Required work
Exactly the lines from the one with "City A: 19,100" through the end of the material are to be output, both included, with no other text.

** Opening Data extracts block **

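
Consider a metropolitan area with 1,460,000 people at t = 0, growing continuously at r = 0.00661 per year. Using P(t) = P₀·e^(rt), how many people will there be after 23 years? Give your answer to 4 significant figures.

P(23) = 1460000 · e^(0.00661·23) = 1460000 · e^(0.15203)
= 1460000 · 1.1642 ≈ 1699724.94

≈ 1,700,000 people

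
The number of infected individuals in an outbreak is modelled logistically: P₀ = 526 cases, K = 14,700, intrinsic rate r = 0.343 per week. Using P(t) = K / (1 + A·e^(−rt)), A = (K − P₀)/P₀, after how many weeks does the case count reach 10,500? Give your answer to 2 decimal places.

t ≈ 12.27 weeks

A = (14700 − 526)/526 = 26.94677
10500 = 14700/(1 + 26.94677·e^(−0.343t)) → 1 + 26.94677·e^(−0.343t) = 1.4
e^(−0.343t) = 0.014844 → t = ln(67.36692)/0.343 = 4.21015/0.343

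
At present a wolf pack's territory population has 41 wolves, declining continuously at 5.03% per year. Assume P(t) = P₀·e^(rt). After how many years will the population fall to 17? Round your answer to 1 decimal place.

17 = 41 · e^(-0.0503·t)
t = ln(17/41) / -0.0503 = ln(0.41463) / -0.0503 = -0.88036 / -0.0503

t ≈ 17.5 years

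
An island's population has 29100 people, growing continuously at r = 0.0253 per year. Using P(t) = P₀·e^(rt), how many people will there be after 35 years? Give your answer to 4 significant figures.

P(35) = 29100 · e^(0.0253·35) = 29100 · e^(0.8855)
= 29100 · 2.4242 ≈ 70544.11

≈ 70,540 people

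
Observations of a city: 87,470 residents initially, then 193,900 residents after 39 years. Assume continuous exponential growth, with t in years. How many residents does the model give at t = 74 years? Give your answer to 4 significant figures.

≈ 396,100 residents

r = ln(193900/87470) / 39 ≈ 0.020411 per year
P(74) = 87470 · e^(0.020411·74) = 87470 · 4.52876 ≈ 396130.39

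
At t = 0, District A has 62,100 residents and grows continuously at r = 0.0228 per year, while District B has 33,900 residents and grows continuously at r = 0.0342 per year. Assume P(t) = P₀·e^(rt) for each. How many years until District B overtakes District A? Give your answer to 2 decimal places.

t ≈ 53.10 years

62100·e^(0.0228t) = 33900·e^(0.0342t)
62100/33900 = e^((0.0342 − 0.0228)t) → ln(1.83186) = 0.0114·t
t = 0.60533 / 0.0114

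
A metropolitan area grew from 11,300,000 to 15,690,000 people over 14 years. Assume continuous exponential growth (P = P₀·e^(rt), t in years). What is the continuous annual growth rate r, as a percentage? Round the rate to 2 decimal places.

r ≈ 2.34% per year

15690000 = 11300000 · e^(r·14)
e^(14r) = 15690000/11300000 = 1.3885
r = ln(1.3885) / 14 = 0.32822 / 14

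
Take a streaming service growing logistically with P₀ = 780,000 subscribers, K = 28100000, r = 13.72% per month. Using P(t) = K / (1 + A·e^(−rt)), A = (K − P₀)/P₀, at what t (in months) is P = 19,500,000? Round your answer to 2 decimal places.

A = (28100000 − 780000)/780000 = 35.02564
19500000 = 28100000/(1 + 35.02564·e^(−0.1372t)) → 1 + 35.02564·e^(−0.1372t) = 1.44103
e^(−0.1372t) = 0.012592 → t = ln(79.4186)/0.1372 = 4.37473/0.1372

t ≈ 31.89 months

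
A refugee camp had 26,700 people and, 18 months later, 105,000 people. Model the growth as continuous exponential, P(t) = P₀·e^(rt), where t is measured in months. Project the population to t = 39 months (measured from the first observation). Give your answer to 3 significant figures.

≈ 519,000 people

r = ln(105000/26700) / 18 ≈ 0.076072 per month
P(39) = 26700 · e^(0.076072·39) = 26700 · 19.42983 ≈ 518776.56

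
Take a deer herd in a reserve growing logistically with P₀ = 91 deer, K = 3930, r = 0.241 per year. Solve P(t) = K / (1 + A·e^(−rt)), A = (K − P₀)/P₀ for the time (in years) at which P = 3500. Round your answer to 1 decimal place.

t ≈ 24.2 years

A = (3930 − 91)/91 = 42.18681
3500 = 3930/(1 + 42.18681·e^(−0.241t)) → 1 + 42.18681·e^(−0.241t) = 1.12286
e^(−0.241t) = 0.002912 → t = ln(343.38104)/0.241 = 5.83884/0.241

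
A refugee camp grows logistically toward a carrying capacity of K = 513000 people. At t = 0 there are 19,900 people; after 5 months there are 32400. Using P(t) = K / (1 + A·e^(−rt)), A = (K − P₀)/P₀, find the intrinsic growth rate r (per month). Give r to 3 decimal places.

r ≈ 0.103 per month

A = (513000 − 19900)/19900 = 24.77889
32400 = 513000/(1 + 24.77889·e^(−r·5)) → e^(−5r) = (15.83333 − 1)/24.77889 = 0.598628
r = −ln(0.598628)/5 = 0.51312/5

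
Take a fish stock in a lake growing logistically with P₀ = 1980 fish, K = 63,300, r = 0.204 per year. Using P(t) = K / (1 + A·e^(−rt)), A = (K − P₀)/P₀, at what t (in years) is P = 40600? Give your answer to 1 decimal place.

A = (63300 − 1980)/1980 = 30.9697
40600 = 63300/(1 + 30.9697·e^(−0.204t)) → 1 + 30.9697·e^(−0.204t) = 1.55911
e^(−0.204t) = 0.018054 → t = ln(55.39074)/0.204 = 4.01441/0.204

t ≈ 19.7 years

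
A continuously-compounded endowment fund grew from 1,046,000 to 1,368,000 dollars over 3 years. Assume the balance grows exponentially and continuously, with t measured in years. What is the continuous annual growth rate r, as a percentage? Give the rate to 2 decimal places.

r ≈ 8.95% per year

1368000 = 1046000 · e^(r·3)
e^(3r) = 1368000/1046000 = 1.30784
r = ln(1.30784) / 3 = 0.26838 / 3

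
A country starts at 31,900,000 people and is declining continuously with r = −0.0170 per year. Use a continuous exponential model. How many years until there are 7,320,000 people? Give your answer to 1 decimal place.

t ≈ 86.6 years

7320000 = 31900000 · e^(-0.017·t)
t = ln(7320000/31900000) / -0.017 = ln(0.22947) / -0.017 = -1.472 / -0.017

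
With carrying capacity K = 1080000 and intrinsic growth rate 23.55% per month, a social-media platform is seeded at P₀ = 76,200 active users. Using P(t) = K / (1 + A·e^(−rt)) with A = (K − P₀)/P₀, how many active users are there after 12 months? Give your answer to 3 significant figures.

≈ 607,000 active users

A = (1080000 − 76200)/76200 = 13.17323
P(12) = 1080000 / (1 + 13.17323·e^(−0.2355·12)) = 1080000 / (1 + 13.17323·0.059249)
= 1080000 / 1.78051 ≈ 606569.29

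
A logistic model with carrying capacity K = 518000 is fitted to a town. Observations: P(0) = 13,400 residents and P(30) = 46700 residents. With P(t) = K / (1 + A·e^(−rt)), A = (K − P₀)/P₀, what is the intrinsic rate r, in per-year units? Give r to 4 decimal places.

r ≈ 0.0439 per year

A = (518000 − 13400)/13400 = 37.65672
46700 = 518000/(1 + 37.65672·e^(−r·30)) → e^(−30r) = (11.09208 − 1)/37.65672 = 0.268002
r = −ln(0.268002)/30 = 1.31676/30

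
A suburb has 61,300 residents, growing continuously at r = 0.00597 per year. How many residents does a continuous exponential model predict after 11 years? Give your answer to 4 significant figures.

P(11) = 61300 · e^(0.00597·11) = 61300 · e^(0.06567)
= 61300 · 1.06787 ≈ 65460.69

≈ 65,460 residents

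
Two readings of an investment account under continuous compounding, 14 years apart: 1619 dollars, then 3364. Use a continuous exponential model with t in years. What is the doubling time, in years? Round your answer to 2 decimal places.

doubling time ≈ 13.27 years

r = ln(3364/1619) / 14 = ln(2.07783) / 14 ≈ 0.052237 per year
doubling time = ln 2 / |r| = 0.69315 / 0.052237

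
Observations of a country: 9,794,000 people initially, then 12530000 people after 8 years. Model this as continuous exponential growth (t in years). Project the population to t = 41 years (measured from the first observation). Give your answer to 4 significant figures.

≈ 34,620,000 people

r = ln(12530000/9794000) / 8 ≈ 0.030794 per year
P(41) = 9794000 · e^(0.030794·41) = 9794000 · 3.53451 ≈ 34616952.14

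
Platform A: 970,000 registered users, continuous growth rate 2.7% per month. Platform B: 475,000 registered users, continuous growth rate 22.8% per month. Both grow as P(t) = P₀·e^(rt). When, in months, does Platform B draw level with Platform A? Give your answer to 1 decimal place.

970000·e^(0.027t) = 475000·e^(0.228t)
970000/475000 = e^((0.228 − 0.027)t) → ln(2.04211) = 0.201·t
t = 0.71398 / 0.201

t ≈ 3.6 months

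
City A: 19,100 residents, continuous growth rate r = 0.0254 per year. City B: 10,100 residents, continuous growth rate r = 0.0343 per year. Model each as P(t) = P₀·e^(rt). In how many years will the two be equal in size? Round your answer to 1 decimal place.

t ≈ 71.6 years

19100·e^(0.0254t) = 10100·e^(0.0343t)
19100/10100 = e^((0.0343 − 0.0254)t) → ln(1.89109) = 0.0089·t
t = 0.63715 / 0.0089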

** Closing Data extracts block **

Answer section
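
City A: 19,100 residents, continuous growth rate r = 0.0254 per year. City B: 10,100 residents, continuous growth rate r = 0.0343 per year. Model each as P(t) = P₀·e^(rt). In how many years will the two be equal in size? Round your answer to 1 decimal place.

t ≈ 71.6 years

19100·e^(0.0254t) = 10100·e^(0.0343t)
19100/10100 = e^((0.0343 − 0.0254)t) → ln(1.89109) = 0.0089·t
t = 0.63715 / 0.0089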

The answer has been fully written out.